§ ENTRIES SUPPLIED:

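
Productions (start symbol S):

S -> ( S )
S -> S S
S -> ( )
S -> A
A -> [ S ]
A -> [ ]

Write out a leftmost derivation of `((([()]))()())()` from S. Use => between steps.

S => SS => (S)S => (SS)S => (SSS)S => ((S)SS)S => (((S))SS)S => (((A))SS)S => ((([S]))SS)S => ((([()]))SS)S => ((([()]))()S)S => ((([()]))()())S => ((([()]))()())()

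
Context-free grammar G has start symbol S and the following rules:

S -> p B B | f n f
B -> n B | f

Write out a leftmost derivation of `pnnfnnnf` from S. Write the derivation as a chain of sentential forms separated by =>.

S => pBB => pnBB => pnnBB => pnnfB => pnnfnB => pnnfnnB => pnnfnnnB => pnnfnnnf

S => pBB   [S -> p B B]
pBB => pnBB   [B -> n B]
pnBB => pnnBB   [B -> n B]
pnnBB => pnnfB   [B -> f]
pnnfB => pnnfnB   [B -> n B]
pnnfnB => pnnfnnB   [B -> n B]
pnnfnnB => pnnfnnnB   [B -> n B]
pnnfnnnB => pnnfnnnf   [B -> f]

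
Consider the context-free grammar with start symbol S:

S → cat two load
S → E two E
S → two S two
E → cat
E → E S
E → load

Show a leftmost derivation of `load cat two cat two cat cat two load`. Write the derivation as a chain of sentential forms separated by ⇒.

S ⇒ E two E ⇒ E S two E ⇒ load S two E ⇒ load E two E two E ⇒ load cat two E two E ⇒ load cat two cat two E ⇒ load cat two cat two E S ⇒ load cat two cat two cat S ⇒ load cat two cat two cat cat two load

S ⇒ E two E   [S → E two E]
E two E ⇒ E S two E   [E → E S]
E S two E ⇒ load S two E   [E → load]
load S two E ⇒ load E two E two E   [S → E two E]
load E two E two E ⇒ load cat two E two E   [E → cat]
load cat two E two E ⇒ load cat two cat two E   [E → cat]
load cat two cat two E ⇒ load cat two cat two E S   [E → E S]
load cat two cat two E S ⇒ load cat two cat two cat S   [E → cat]
load cat two cat two cat S ⇒ load cat two cat two cat cat two load   [S → cat two load]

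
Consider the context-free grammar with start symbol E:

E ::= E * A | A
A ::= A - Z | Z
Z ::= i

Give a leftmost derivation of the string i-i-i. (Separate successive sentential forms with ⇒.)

E ⇒ A   [E ::= A]
A ⇒ A-Z   [A ::= A - Z]
A-Z ⇒ A-Z-Z   [A ::= A - Z]
A-Z-Z ⇒ Z-Z-Z   [A ::= Z]
Z-Z-Z ⇒ i-Z-Z   [Z ::= i]
i-Z-Z ⇒ i-i-Z   [Z ::= i]
i-i-Z ⇒ i-i-i   [Z ::= i]

E ⇒ A ⇒ A-Z ⇒ A-Z-Z ⇒ Z-Z-Z ⇒ i-Z-Z ⇒ i-i-Z ⇒ i-i-i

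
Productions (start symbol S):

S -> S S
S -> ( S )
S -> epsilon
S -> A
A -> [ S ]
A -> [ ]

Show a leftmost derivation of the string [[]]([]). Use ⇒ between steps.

S ⇒ SS ⇒ AS ⇒ [S]S ⇒ [A]S ⇒ [[S]]S ⇒ [[]]S ⇒ [[]](S) ⇒ [[]](A) ⇒ [[]]([])

S ⇒ SS   [S -> S S]
SS ⇒ AS   [S -> A]
AS ⇒ [S]S   [A -> [ S ]]
[S]S ⇒ [A]S   [S -> A]
[A]S ⇒ [[S]]S   [A -> [ S ]]
[[S]]S ⇒ [[]]S   [S -> epsilon]
[[]]S ⇒ [[]](S)   [S -> ( S )]
[[]](S) ⇒ [[]](A)   [S -> A]
[[]](A) ⇒ [[]]([])   [A -> [ ]]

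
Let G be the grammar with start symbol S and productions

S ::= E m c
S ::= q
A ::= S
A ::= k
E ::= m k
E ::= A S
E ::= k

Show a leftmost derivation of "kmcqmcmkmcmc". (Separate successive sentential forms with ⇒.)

S ⇒ Emc ⇒ ASmc ⇒ SSmc ⇒ EmcSmc ⇒ ASmcSmc ⇒ SSmcSmc ⇒ EmcSmcSmc ⇒ kmcSmcSmc ⇒ kmcqmcSmc ⇒ kmcqmcEmcmc ⇒ kmcqmcmkmcmc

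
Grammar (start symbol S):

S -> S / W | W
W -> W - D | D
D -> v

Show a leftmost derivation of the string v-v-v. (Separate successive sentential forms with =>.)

S => W   [S -> W]
W => W-D   [W -> W - D]
W-D => W-D-D   [W -> W - D]
W-D-D => D-D-D   [W -> D]
D-D-D => v-D-D   [D -> v]
v-D-D => v-v-D   [D -> v]
v-v-D => v-v-v   [D -> v]

S => W => W-D => W-D-D => D-D-D => v-D-D => v-v-D => v-v-v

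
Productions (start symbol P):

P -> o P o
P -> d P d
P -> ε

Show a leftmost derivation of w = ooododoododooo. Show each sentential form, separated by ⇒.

P⇒oPo⇒ooPoo⇒oooPooo⇒ooodPdooo⇒ooodoPodooo⇒ooododPdodooo⇒ooododoPododooo⇒ooododoododooo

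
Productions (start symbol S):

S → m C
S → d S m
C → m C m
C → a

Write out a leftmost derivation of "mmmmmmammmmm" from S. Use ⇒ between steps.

S ⇒ mC   [S → m C]
mC ⇒ mmCm   [C → m C m]
mmCm ⇒ mmmCmm   [C → m C m]
mmmCmm ⇒ mmmmCmmm   [C → m C m]
mmmmCmmm ⇒ mmmmmCmmmm   [C → m C m]
mmmmmCmmmm ⇒ mmmmmmCmmmmm   [C → m C m]
mmmmmmCmmmmm ⇒ mmmmmmammmmm   [C → a]

S⇒mC⇒mmCm⇒mmmCmm⇒mmmmCmmm⇒mmmmmCmmmm⇒mmmmmmCmmmmm⇒mmmmmmammmmm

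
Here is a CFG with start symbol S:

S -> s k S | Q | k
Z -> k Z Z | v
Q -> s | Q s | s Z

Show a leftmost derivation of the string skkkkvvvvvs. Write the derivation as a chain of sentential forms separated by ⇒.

S⇒Q⇒Qs⇒sZs⇒skZZs⇒skkZZZs⇒skkkZZZZs⇒skkkkZZZZZs⇒skkkkvZZZZs⇒skkkkvvZZZs⇒skkkkvvvZZs⇒skkkkvvvvZs⇒skkkkvvvvvs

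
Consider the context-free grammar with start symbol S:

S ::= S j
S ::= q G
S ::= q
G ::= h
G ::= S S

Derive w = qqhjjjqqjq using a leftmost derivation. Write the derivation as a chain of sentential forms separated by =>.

S => qG   [S ::= q G]
qG => qSS   [G ::= S S]
qSS => qSjS   [S ::= S j]
qSjS => qSjjS   [S ::= S j]
qSjjS => qSjjjS   [S ::= S j]
qSjjjS => qqGjjjS   [S ::= q G]
qqGjjjS => qqhjjjS   [G ::= h]
qqhjjjS => qqhjjjqG   [S ::= q G]
qqhjjjqG => qqhjjjqSS   [G ::= S S]
qqhjjjqSS => qqhjjjqSjS   [S ::= S j]
qqhjjjqSjS => qqhjjjqqjS   [S ::= q]
qqhjjjqqjS => qqhjjjqqjq   [S ::= q]

S => qG => qSS => qSjS => qSjjS => qSjjjS => qqGjjjS => qqhjjjS => qqhjjjqG => qqhjjjqSS => qqhjjjqSjS => qqhjjjqqjS => qqhjjjqqjq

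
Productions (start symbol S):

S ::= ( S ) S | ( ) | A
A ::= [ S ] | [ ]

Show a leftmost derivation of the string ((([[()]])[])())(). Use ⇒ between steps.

S ⇒ (S)S ⇒ ((S)S)S ⇒ (((S)S)S)S ⇒ (((A)S)S)S ⇒ ((([S])S)S)S ⇒ ((([A])S)S)S ⇒ ((([[S]])S)S)S ⇒ ((([[()]])S)S)S ⇒ ((([[()]])A)S)S ⇒ ((([[()]])[])S)S ⇒ ((([[()]])[])())S ⇒ ((([[()]])[])())()

S ⇒ (S)S   [S ::= ( S ) S]
(S)S ⇒ ((S)S)S   [S ::= ( S ) S]
((S)S)S ⇒ (((S)S)S)S   [S ::= ( S ) S]
(((S)S)S)S ⇒ (((A)S)S)S   [S ::= A]
(((A)S)S)S ⇒ ((([S])S)S)S   [A ::= [ S ]]
((([S])S)S)S ⇒ ((([A])S)S)S   [S ::= A]
((([A])S)S)S ⇒ ((([[S]])S)S)S   [A ::= [ S ]]
((([[S]])S)S)S ⇒ ((([[()]])S)S)S   [S ::= ( )]
((([[()]])S)S)S ⇒ ((([[()]])A)S)S   [S ::= A]
((([[()]])A)S)S ⇒ ((([[()]])[])S)S   [A ::= [ ]]
((([[()]])[])S)S ⇒ ((([[()]])[])())S   [S ::= ( )]
((([[()]])[])())S ⇒ ((([[()]])[])())()   [S ::= ( )]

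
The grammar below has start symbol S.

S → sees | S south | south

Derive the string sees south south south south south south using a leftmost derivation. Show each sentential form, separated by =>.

S => S south   [S → S south]
S south => S south south   [S → S south]
S south south => S south south south   [S → S south]
S south south south => S south south south south   [S → S south]
S south south south south => S south south south south south   [S → S south]
S south south south south south => S south south south south south south   [S → S south]
S south south south south south south => sees south south south south south south   [S → sees]

S => S south => S south south => S south south south => S south south south south => S south south south south south => S south south south south south south => sees south south south south south south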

§ ASSIGNED TASK: Every line of the records containing the word "free" must appear in the answer.

§ REPLY TO THE TASK:
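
Context-free grammar G has start symbol S and the following rules:
Consider the context-free grammar with start symbol S:
Consider the context-free grammar with start symbol E:
Consider the context-free grammar with start symbol S: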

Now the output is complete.